Each line of the material, from the first through the one containing "6. cut(0, 0)", is to be written out exactly.

### Records for the exercise

────

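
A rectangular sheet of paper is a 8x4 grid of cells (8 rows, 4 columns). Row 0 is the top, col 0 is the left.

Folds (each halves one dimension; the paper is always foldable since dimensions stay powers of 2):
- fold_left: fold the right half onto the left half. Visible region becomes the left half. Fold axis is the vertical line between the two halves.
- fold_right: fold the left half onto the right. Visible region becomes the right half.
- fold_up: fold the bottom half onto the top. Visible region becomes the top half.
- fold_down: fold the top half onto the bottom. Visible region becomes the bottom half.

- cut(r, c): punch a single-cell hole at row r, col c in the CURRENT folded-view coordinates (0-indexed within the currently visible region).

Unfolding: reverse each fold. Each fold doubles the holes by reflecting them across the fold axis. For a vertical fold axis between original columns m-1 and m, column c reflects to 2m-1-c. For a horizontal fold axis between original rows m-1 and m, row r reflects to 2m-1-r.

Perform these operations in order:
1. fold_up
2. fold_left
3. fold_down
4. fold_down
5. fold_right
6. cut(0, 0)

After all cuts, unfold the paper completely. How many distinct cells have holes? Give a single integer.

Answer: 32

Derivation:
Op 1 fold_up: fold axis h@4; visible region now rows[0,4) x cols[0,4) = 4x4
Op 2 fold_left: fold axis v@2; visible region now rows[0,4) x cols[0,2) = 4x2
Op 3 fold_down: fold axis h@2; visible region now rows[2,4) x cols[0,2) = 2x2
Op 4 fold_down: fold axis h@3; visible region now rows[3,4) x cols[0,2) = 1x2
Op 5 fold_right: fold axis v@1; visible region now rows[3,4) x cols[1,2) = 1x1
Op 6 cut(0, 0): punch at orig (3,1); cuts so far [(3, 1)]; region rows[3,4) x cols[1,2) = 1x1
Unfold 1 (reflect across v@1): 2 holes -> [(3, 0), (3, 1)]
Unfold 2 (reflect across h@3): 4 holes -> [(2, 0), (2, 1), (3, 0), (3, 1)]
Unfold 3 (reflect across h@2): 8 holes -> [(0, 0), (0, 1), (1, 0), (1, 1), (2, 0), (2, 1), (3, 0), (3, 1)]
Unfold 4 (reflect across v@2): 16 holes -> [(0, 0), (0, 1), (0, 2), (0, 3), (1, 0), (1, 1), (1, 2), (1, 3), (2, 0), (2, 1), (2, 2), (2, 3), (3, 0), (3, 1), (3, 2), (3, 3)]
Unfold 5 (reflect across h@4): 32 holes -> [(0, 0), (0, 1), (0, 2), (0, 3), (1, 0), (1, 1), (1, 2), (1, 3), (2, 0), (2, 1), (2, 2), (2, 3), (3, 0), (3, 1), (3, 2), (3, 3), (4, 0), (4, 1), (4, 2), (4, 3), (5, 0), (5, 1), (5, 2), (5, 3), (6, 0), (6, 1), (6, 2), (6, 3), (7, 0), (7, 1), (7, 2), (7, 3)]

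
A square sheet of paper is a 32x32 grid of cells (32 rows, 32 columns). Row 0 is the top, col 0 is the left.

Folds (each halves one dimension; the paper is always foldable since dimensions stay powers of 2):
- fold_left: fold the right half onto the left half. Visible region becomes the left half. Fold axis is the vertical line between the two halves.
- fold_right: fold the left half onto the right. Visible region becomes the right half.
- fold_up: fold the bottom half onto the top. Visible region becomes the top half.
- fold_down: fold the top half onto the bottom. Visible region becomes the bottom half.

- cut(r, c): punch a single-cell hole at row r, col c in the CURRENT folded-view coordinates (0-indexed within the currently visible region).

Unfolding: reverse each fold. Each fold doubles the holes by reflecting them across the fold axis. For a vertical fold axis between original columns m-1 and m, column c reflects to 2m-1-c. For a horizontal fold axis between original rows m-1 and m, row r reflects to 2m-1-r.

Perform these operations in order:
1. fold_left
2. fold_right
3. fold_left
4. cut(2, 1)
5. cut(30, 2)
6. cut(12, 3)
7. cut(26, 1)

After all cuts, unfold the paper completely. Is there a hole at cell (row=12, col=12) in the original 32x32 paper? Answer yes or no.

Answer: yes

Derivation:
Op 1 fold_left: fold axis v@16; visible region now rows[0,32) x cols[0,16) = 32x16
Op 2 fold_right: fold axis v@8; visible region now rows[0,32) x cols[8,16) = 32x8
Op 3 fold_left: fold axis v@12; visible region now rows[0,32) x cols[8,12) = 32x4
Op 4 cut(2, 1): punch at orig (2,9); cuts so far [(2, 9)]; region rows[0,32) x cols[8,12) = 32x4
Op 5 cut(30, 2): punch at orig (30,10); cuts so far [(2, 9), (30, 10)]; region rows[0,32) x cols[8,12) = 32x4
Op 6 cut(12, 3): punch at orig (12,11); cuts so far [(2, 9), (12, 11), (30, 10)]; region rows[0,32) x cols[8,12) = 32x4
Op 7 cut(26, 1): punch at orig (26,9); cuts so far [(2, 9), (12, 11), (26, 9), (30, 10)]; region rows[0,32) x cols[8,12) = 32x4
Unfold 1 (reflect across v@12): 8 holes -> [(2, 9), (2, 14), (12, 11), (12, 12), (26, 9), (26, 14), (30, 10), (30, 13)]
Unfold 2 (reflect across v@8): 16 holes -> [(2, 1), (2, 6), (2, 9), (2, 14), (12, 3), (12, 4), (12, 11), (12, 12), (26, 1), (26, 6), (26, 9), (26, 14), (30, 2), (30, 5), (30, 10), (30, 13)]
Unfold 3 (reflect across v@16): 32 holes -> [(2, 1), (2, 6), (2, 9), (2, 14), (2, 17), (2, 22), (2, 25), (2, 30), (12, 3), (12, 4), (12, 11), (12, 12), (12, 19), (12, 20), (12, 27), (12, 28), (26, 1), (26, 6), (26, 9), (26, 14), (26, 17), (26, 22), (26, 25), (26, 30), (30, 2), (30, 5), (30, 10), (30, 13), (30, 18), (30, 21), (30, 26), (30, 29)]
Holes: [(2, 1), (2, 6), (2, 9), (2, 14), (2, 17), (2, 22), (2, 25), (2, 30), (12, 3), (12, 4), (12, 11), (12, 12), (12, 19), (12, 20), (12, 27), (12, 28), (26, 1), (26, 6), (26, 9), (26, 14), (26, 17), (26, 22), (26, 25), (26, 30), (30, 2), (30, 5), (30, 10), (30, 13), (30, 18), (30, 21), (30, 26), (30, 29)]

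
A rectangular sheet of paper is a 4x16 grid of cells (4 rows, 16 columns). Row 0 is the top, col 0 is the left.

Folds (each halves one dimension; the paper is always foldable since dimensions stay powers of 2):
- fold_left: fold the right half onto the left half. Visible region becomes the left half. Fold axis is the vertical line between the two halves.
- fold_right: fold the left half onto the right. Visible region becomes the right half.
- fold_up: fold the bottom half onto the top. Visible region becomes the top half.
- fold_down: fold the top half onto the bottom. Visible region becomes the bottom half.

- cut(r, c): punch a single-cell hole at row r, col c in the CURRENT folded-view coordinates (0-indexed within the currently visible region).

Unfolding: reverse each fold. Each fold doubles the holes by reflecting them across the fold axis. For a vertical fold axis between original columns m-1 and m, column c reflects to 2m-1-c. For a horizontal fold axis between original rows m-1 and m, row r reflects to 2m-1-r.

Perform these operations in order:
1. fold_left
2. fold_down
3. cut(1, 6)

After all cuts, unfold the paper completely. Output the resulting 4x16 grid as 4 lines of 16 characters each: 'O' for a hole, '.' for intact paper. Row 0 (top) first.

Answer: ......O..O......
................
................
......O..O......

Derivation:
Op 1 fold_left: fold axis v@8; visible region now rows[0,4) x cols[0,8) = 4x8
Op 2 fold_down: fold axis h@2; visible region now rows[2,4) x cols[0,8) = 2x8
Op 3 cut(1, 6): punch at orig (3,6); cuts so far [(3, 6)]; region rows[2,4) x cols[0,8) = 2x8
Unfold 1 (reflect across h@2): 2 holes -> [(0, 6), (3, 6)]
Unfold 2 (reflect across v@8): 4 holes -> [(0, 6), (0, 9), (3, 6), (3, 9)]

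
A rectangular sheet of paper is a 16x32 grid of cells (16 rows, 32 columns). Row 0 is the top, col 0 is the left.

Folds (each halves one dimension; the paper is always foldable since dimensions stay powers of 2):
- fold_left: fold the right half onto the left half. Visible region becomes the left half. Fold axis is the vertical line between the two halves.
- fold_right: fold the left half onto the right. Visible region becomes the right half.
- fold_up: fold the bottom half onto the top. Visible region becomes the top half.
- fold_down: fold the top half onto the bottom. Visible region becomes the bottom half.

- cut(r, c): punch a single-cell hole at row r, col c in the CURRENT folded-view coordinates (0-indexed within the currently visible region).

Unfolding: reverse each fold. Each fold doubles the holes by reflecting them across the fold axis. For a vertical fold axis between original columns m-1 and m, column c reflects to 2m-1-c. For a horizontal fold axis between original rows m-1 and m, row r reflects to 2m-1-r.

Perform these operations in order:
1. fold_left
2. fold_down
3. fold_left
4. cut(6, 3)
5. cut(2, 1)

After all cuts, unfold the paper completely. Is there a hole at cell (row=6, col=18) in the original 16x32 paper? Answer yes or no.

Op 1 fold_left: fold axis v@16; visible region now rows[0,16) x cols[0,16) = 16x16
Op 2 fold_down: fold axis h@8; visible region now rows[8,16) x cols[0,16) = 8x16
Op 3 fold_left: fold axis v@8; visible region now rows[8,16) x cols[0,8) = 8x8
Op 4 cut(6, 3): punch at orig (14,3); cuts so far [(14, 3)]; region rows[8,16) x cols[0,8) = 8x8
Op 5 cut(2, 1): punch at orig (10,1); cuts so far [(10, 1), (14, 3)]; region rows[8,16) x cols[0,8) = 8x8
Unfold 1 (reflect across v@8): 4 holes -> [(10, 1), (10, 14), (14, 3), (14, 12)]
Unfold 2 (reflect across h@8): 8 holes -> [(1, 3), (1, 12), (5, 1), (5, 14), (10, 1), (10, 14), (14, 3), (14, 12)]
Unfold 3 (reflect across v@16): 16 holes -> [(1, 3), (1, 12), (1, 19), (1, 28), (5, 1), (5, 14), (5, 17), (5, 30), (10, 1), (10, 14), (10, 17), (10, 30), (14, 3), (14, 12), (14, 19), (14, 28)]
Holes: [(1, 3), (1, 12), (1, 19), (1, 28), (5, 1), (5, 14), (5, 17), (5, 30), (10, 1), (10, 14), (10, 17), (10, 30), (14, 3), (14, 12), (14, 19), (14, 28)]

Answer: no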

────

### Exercise answer
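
A rectangular sheet of paper is a 8x4 grid of cells (8 rows, 4 columns). Row 0 is the top, col 0 is the left.

Folds (each halves one dimension; the paper is always foldable since dimensions stay powers of 2):
- fold_left: fold the right half onto the left half. Visible region becomes the left half. Fold axis is the vertical line between the two halves.
- fold_right: fold the left half onto the right. Visible region becomes the right half.
- fold_up: fold the bottom half onto the top. Visible region becomes the top half.
- fold_down: fold the top half onto the bottom. Visible region becomes the bottom half.

- cut(r, c): punch a single-cell hole at row r, col c in the CURRENT folded-view coordinates (0-indexed within the currently visible region).

Unfolding: reverse each fold. Each fold doubles the holes by reflecting them across the fold axis. For a vertical fold axis between original columns m-1 and m, column c reflects to 2m-1-c. For a horizontal fold axis between original rows m-1 and m, row r reflects to 2m-1-r.

Perform these operations in order:
1. fold_up
2. fold_left
3. fold_down
4. fold_down
5. fold_right
6. cut(0, 0)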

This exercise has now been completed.